***** Source material *****

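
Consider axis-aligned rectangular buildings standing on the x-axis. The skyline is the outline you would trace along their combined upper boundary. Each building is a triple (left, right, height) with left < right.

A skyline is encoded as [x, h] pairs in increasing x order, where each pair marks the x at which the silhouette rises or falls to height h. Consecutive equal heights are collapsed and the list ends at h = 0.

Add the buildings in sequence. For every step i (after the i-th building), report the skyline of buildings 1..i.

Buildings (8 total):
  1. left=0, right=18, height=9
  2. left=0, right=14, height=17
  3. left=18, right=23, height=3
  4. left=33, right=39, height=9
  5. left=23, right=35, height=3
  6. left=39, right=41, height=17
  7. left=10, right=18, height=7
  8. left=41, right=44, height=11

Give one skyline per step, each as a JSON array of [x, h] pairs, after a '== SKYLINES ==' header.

== SKYLINES ==
[[0,9],[18,0]]
[[0,17],[14,9],[18,0]]
[[0,17],[14,9],[18,3],[23,0]]
[[0,17],[14,9],[18,3],[23,0],[33,9],[39,0]]
[[0,17],[14,9],[18,3],[33,9],[39,0]]
[[0,17],[14,9],[18,3],[33,9],[39,17],[41,0]]
[[0,17],[14,9],[18,3],[33,9],[39,17],[41,0]]
[[0,17],[14,9],[18,3],[33,9],[39,17],[41,11],[44,0]]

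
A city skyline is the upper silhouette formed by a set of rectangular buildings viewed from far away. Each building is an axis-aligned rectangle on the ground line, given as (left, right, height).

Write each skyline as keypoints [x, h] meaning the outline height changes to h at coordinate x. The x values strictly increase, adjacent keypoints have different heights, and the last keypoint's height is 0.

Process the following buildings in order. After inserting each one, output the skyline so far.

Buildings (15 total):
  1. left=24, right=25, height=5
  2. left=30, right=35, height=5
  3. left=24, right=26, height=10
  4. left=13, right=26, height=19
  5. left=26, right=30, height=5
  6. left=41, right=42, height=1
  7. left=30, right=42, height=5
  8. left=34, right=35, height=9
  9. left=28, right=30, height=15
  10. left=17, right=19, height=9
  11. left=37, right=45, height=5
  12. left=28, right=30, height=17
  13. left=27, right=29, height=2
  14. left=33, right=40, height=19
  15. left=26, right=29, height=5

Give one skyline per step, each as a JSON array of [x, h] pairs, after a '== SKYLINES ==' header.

== SKYLINES ==
[[24,5],[25,0]]
[[24,5],[25,0],[30,5],[35,0]]
[[24,10],[26,0],[30,5],[35,0]]
[[13,19],[26,0],[30,5],[35,0]]
[[13,19],[26,5],[35,0]]
[[13,19],[26,5],[35,0],[41,1],[42,0]]
[[13,19],[26,5],[42,0]]
[[13,19],[26,5],[34,9],[35,5],[42,0]]
[[13,19],[26,5],[28,15],[30,5],[34,9],[35,5],[42,0]]
[[13,19],[26,5],[28,15],[30,5],[34,9],[35,5],[42,0]]
[[13,19],[26,5],[28,15],[30,5],[34,9],[35,5],[45,0]]
[[13,19],[26,5],[28,17],[30,5],[34,9],[35,5],[45,0]]
[[13,19],[26,5],[28,17],[30,5],[34,9],[35,5],[45,0]]
[[13,19],[26,5],[28,17],[30,5],[33,19],[40,5],[45,0]]
[[13,19],[26,5],[28,17],[30,5],[33,19],[40,5],[45,0]]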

*****

Problem
The entries above are to be output exactly as they appear.

Solved problem
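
Consider axis-aligned rectangular buildings standing on the x-axis. The skyline is the outline you would trace along their combined upper boundary. Each building is a triple (left, right, height) with left < right.

A skyline is encoded as [x, h] pairs in increasing x order, where each pair marks the x at which the silhouette rises or falls to height h. Consecutive equal heights are collapsed and the list ends at h = 0.

Add the buildings in sequence. For every step i (after the i-th building), report the skyline of buildings 1..i.

Buildings (8 total):
  1. left=0, right=18, height=9
  2. left=0, right=14, height=17
  3. left=18, right=23, height=3
  4. left=33, right=39, height=9
  5. left=23, right=35, height=3
  6. left=39, right=41, height=17
  7. left=10, right=18, height=7
  8. left=41, right=44, height=11

Give one skyline per step, each as a JSON array of [x, h] pairs, after a '== SKYLINES ==' header.

== SKYLINES ==
[[0,9],[18,0]]
[[0,17],[14,9],[18,0]]
[[0,17],[14,9],[18,3],[23,0]]
[[0,17],[14,9],[18,3],[23,0],[33,9],[39,0]]
[[0,17],[14,9],[18,3],[33,9],[39,0]]
[[0,17],[14,9],[18,3],[33,9],[39,17],[41,0]]
[[0,17],[14,9],[18,3],[33,9],[39,17],[41,0]]
[[0,17],[14,9],[18,3],[33,9],[39,17],[41,11],[44,0]]

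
A city skyline is the upper silhouette formed by a set of rectangular buildings viewed from far away. Each building is an axis-aligned rectangle on the ground line, given as (left, right, height).

Write each skyline as keypoints [x, h] meaning the outline height changes to h at coordinate x. The x values strictly increase, adjacent keypoints have different heights, and the last keypoint's height is 0.

Process the following buildings in order. After inserting each one, output the skyline so far.

Buildings (15 total):
  1. left=24, right=25, height=5
  2. left=30, right=35, height=5
  3. left=24, right=26, height=10
  4. left=13, right=26, height=19
  5. left=26, right=30, height=5
  6. left=41, right=42, height=1
  7. left=30, right=42, height=5
  8. left=34, right=35, height=9
  9. left=28, right=30, height=15
  10. left=17, right=19, height=9
  11. left=37, right=45, height=5
  12. left=28, right=30, height=17
  13. left=27, right=29, height=2
  14. left=33, right=40, height=19
  15. left=26, right=29, height=5

Give one skyline per step, each as a JSON array of [x, h] pairs, after a '== SKYLINES ==' header.

== SKYLINES ==
[[24,5],[25,0]]
[[24,5],[25,0],[30,5],[35,0]]
[[24,10],[26,0],[30,5],[35,0]]
[[13,19],[26,0],[30,5],[35,0]]
[[13,19],[26,5],[35,0]]
[[13,19],[26,5],[35,0],[41,1],[42,0]]
[[13,19],[26,5],[42,0]]
[[13,19],[26,5],[34,9],[35,5],[42,0]]
[[13,19],[26,5],[28,15],[30,5],[34,9],[35,5],[42,0]]
[[13,19],[26,5],[28,15],[30,5],[34,9],[35,5],[42,0]]
[[13,19],[26,5],[28,15],[30,5],[34,9],[35,5],[45,0]]
[[13,19],[26,5],[28,17],[30,5],[34,9],[35,5],[45,0]]
[[13,19],[26,5],[28,17],[30,5],[34,9],[35,5],[45,0]]
[[13,19],[26,5],[28,17],[30,5],[33,19],[40,5],[45,0]]
[[13,19],[26,5],[28,17],[30,5],[33,19],[40,5],[45,0]]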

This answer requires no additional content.